Required work: Below are records; copy exactly the line containing "Sulfurous acid is" and every line after it, through the last.

Entries taken from a collection:

== == ==

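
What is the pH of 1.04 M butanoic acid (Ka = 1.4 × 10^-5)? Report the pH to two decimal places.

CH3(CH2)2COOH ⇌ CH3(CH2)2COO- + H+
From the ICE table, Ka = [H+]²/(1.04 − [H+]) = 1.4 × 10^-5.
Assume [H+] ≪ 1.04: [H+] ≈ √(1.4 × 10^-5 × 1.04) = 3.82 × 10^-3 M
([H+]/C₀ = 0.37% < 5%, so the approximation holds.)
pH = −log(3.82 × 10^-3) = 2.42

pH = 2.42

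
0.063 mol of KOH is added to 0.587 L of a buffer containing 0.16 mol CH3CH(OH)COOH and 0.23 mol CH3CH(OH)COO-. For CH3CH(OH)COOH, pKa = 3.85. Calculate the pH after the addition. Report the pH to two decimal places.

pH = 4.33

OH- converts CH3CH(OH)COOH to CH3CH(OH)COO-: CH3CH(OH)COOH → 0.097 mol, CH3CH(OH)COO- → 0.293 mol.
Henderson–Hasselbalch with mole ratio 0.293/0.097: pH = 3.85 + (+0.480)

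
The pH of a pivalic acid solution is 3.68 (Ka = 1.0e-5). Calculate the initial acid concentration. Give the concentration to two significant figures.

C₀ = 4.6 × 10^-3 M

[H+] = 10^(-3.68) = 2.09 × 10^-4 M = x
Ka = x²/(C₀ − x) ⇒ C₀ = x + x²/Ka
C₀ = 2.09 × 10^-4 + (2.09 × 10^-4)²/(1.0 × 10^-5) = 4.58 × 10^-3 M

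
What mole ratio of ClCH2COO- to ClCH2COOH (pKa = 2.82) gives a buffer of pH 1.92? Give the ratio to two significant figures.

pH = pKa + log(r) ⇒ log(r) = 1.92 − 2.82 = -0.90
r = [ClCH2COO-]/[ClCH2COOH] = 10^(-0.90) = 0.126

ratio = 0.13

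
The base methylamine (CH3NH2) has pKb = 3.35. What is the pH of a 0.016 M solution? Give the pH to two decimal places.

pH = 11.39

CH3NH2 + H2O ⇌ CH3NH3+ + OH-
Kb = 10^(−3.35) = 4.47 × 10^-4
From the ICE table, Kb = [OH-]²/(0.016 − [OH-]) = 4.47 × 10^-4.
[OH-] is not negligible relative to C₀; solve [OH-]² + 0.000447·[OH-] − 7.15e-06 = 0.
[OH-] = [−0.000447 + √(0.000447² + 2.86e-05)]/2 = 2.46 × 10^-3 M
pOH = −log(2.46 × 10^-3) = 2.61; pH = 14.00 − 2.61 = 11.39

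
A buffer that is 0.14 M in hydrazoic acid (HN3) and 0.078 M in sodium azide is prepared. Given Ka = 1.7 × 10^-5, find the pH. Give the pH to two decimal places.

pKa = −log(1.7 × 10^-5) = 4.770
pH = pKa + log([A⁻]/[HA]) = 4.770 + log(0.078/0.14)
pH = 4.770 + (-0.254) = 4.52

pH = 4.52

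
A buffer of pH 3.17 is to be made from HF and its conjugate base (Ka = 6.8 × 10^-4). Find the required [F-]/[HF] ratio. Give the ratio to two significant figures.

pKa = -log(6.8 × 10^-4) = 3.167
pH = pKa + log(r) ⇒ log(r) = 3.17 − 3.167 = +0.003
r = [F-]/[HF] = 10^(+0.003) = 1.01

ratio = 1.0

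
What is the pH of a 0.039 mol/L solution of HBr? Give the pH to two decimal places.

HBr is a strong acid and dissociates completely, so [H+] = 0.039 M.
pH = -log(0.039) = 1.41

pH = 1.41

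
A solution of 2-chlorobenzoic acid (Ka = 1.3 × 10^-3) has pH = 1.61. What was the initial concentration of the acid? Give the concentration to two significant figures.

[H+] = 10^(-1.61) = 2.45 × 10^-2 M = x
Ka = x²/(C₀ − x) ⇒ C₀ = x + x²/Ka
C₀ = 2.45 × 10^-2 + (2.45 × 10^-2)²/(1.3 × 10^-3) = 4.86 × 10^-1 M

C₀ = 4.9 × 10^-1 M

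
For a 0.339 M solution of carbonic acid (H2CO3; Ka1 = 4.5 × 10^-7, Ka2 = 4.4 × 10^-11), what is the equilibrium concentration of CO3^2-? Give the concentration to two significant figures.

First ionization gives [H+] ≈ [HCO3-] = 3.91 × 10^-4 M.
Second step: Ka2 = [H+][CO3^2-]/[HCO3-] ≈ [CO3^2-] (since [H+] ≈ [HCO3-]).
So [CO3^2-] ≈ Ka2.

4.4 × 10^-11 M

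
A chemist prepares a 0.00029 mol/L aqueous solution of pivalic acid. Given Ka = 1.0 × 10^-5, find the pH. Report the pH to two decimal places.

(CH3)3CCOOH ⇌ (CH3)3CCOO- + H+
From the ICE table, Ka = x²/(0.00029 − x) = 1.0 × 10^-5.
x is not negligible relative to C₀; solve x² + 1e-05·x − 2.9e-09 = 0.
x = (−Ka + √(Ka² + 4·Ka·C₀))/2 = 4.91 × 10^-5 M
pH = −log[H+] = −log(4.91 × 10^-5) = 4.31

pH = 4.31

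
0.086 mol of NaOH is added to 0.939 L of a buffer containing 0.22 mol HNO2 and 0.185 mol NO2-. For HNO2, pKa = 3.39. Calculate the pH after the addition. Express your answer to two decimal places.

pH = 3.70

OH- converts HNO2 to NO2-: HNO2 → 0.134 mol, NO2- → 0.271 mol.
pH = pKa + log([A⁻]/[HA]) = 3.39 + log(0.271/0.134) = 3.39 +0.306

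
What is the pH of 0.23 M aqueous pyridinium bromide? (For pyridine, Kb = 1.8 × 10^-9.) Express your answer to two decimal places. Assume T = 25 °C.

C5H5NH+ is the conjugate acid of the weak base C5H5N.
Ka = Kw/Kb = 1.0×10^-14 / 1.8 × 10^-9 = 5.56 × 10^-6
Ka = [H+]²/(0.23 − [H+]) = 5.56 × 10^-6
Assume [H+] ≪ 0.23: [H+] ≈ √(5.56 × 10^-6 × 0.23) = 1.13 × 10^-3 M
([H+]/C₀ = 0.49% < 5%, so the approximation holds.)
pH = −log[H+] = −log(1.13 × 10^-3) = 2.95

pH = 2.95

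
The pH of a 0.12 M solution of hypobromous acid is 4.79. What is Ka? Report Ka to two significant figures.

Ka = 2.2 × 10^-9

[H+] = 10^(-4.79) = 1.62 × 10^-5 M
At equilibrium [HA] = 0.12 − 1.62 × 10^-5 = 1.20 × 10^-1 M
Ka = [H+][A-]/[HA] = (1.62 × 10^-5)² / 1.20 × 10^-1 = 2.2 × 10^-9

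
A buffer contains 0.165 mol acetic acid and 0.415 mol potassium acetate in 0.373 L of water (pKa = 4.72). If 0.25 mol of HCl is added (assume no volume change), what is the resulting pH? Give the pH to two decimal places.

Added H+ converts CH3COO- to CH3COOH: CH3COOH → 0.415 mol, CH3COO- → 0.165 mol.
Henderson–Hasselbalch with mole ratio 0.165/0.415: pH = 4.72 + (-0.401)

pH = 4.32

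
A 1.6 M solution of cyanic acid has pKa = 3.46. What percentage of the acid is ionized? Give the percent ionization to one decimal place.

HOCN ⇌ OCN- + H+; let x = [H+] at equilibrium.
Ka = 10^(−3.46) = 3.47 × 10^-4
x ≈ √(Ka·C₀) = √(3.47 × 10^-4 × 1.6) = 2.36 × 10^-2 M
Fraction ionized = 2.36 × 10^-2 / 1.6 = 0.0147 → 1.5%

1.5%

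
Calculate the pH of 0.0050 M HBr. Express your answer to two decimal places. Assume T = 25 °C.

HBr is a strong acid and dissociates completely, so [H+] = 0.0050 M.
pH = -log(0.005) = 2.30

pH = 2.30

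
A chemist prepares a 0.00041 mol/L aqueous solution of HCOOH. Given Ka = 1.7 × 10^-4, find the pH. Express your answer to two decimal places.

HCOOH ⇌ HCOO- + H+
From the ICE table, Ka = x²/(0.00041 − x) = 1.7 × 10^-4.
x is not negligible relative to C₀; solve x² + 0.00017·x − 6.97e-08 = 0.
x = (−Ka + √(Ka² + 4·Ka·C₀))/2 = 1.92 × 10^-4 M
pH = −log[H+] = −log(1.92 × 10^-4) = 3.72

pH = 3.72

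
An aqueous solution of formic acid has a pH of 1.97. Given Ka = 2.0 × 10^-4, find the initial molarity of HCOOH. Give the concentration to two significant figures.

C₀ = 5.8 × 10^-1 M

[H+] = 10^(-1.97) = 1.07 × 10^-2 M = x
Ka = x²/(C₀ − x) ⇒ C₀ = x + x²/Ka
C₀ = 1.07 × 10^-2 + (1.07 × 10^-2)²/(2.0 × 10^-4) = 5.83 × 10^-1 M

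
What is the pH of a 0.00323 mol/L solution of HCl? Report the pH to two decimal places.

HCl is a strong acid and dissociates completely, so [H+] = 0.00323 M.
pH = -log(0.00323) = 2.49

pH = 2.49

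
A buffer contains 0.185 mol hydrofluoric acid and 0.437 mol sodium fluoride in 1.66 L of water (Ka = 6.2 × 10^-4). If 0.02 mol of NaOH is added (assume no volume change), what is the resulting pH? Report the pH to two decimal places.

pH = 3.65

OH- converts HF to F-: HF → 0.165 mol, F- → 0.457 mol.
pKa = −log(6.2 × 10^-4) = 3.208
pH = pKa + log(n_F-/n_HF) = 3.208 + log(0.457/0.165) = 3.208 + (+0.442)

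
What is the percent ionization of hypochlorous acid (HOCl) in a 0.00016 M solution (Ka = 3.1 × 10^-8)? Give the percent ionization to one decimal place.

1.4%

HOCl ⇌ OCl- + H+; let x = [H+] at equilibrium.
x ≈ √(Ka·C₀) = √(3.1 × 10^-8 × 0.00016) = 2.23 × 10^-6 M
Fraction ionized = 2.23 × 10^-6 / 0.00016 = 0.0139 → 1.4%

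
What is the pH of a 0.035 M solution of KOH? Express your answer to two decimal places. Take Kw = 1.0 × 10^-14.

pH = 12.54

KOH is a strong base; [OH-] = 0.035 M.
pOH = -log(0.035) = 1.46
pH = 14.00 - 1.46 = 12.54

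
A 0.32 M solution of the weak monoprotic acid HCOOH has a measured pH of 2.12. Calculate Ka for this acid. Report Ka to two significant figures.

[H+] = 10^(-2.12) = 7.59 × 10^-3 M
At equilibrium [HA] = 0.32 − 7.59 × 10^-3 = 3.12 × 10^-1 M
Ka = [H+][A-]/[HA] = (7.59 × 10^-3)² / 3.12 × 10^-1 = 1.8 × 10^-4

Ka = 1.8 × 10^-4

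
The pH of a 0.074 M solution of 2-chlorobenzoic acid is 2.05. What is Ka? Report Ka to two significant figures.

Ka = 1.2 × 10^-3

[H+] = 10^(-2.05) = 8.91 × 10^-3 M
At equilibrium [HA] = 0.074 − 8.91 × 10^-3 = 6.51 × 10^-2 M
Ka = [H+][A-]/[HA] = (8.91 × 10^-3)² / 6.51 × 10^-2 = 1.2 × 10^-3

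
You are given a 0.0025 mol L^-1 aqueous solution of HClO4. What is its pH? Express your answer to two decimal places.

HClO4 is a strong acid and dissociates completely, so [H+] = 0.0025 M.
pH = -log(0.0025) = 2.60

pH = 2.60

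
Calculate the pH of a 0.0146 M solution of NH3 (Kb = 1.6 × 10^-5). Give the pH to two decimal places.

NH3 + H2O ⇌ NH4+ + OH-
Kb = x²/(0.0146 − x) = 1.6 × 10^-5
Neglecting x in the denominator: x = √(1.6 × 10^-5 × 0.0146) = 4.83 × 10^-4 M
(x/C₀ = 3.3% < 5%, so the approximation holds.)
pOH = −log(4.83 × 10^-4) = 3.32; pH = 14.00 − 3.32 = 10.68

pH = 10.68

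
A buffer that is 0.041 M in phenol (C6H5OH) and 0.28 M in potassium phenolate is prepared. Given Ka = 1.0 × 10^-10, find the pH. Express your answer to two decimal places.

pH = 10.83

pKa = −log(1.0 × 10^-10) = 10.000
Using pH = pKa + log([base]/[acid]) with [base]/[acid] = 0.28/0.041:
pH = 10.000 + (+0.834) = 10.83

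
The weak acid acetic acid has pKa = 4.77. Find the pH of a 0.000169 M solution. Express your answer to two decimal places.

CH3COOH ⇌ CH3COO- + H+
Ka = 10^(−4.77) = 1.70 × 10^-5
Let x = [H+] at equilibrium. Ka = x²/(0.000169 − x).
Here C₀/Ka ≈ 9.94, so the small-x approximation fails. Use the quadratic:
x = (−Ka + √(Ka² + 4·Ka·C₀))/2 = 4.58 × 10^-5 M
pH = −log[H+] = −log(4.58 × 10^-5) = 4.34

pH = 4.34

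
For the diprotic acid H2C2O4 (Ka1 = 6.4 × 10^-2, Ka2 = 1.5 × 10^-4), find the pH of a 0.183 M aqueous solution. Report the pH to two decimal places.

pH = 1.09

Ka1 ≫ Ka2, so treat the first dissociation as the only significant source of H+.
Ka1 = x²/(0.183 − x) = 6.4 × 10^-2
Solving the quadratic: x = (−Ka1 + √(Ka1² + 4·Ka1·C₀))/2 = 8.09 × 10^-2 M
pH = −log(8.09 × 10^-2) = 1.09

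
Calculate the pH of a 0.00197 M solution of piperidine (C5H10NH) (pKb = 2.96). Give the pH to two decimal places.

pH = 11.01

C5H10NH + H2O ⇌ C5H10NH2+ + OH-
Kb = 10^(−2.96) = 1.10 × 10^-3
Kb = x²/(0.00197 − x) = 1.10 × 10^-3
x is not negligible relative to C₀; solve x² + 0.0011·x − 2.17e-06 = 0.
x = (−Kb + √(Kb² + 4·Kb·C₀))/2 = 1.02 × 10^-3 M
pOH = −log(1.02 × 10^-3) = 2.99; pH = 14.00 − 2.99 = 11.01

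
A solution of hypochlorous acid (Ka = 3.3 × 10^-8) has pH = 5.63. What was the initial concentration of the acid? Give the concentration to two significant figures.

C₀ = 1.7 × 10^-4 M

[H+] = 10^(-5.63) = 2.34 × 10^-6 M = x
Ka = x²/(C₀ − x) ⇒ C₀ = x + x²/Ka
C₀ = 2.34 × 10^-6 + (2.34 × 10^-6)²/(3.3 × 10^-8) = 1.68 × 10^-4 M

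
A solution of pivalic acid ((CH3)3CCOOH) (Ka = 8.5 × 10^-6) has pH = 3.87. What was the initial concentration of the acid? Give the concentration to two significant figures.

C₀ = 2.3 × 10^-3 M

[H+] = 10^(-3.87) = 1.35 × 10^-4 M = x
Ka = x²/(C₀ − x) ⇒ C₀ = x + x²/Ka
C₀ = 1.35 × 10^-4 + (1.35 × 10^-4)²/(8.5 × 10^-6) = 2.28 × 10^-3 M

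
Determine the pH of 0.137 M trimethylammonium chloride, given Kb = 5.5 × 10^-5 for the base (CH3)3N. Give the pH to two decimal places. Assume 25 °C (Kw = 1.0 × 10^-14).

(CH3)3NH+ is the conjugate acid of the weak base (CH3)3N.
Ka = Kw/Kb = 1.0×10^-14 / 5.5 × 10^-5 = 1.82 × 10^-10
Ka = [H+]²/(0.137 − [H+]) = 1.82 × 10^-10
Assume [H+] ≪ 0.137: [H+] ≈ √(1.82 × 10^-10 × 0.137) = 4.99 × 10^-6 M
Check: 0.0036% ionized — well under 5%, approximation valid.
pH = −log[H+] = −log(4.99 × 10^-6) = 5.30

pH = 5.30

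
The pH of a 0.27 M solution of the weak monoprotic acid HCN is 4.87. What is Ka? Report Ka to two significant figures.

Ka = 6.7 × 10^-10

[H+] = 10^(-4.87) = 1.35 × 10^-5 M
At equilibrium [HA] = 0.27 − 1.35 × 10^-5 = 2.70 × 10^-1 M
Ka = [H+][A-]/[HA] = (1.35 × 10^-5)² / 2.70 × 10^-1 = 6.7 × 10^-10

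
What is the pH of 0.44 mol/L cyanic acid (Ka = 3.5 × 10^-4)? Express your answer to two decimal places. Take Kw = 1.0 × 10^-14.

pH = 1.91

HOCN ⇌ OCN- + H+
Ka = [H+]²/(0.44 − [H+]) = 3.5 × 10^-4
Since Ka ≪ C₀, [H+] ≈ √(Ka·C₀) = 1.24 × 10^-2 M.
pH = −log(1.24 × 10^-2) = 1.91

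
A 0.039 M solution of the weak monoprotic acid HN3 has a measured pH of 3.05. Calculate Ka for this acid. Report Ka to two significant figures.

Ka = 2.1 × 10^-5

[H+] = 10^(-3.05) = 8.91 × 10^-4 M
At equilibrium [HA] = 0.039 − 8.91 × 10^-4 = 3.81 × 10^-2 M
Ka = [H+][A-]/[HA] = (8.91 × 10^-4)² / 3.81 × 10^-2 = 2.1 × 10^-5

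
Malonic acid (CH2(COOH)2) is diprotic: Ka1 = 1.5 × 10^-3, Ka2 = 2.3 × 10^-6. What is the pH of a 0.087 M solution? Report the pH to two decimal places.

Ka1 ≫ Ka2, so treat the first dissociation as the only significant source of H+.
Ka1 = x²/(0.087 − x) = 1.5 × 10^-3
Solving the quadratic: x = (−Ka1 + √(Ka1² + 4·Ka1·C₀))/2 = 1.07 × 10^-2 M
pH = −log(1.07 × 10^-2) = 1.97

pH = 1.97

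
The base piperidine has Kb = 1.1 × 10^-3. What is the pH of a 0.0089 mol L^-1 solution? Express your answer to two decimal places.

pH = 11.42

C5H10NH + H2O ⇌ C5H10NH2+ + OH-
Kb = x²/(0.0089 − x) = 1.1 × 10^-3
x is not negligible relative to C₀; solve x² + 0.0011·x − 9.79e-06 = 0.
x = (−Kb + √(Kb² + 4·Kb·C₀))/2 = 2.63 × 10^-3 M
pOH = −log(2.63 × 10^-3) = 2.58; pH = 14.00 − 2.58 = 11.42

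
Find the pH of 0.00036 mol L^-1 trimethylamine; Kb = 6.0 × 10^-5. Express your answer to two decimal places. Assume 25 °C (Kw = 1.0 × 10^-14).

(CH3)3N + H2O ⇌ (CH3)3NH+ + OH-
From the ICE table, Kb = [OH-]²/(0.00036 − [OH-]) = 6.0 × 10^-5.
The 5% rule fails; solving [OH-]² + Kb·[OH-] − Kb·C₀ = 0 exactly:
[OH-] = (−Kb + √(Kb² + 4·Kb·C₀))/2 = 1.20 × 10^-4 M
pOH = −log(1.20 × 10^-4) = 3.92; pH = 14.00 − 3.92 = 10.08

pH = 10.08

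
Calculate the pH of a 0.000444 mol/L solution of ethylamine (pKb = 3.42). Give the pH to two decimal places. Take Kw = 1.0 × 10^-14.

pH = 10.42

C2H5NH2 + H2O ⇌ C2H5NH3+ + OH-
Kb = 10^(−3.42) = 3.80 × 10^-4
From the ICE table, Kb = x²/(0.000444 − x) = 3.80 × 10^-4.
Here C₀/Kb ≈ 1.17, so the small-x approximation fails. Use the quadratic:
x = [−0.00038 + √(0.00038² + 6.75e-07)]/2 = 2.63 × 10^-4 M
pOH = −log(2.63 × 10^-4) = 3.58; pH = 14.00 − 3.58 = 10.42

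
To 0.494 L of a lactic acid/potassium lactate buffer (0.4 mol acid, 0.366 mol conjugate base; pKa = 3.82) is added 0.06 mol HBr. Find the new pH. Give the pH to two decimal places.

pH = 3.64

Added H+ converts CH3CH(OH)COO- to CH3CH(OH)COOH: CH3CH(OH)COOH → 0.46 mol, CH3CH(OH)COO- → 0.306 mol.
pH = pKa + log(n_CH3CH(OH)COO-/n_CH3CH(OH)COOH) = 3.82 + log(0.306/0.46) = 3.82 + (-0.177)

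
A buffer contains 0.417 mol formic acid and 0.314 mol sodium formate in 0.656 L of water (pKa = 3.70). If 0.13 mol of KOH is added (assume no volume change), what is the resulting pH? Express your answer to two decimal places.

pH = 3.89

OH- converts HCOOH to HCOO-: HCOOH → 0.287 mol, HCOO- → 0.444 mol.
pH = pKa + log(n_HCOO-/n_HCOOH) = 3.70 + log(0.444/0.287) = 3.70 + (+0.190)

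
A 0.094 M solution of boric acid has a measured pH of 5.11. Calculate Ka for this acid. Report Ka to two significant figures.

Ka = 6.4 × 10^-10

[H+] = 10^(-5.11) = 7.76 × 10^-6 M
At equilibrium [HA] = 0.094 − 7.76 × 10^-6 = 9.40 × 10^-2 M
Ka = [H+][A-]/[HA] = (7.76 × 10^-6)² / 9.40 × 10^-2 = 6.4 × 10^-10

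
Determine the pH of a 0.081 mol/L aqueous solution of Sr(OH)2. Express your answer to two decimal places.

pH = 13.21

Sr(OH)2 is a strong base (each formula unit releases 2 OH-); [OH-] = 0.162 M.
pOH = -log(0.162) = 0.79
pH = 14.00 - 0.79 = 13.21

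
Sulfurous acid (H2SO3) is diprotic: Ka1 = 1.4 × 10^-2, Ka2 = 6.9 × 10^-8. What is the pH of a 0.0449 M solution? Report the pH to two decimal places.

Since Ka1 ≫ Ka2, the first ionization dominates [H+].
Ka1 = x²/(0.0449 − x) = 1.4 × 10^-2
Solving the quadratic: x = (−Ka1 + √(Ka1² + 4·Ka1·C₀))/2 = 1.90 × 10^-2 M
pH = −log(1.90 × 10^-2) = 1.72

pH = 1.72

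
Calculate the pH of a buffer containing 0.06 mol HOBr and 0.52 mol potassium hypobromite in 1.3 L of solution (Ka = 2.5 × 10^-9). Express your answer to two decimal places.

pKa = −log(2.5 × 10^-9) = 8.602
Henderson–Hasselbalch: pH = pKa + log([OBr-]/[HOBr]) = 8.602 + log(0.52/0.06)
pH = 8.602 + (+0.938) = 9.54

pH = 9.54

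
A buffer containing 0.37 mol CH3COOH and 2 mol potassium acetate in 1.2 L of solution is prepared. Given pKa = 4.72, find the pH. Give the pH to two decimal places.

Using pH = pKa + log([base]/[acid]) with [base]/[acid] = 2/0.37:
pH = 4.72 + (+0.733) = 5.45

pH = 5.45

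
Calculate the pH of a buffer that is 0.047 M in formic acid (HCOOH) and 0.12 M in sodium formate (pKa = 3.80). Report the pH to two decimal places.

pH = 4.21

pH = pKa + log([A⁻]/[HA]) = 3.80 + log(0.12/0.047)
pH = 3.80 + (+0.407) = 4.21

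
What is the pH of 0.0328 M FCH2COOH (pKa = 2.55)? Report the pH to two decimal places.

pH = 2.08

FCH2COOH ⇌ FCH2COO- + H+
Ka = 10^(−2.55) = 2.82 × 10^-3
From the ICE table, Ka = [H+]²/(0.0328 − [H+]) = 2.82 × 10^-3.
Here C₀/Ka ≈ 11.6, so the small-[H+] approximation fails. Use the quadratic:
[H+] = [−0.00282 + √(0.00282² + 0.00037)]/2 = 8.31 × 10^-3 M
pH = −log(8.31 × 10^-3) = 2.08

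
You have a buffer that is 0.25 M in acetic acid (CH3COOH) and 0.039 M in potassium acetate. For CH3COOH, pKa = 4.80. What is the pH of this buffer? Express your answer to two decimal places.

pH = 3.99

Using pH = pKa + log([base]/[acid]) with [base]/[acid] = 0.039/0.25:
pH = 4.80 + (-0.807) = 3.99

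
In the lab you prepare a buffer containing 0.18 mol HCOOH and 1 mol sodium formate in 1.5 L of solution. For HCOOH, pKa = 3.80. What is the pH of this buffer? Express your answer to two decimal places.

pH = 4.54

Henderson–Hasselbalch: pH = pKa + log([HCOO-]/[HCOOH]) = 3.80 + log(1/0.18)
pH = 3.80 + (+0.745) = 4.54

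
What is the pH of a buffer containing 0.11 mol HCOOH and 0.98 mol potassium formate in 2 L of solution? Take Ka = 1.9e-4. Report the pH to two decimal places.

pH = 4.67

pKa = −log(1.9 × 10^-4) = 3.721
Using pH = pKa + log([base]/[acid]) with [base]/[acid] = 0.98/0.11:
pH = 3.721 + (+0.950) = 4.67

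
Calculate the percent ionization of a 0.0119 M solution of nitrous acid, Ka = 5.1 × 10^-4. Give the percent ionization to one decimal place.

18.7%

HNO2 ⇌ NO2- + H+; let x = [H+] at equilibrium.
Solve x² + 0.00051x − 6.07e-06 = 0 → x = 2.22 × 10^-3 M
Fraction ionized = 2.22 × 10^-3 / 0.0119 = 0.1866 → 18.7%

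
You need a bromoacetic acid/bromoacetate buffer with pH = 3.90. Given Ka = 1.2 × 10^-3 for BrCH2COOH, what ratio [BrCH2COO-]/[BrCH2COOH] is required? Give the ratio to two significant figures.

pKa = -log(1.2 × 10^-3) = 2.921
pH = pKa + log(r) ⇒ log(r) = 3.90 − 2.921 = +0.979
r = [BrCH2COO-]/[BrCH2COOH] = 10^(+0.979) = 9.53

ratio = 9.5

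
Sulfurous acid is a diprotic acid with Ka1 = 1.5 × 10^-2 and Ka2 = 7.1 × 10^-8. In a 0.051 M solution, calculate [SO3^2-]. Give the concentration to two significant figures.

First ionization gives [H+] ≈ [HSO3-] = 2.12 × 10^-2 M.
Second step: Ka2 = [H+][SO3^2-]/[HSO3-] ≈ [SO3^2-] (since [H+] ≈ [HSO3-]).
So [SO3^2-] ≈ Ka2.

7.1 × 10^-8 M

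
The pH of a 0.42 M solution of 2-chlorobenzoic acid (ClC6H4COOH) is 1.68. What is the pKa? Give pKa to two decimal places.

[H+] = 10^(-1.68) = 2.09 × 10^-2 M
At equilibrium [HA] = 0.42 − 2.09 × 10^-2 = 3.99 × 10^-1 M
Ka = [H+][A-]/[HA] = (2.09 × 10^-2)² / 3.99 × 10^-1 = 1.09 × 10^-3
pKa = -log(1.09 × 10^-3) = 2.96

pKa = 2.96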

== == ==

Output:
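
Sulfurous acid is a diprotic acid with Ka1 = 1.5 × 10^-2 and Ka2 = 7.1 × 10^-8. In a 0.051 M solution, calculate [SO3^2-]. Give the concentration to two significant figures.

First ionization gives [H+] ≈ [HSO3-] = 2.12 × 10^-2 M.
Second step: Ka2 = [H+][SO3^2-]/[HSO3-] ≈ [SO3^2-] (since [H+] ≈ [HSO3-]).
So [SO3^2-] ≈ Ka2.

7.1 × 10^-8 M

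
The pH of a 0.42 M solution of 2-chlorobenzoic acid (ClC6H4COOH) is 1.68. What is the pKa? Give pKa to two decimal places.

[H+] = 10^(-1.68) = 2.09 × 10^-2 M
At equilibrium [HA] = 0.42 − 2.09 × 10^-2 = 3.99 × 10^-1 M
Ka = [H+][A-]/[HA] = (2.09 × 10^-2)² / 3.99 × 10^-1 = 1.09 × 10^-3
pKa = -log(1.09 × 10^-3) = 2.96

pKa = 2.96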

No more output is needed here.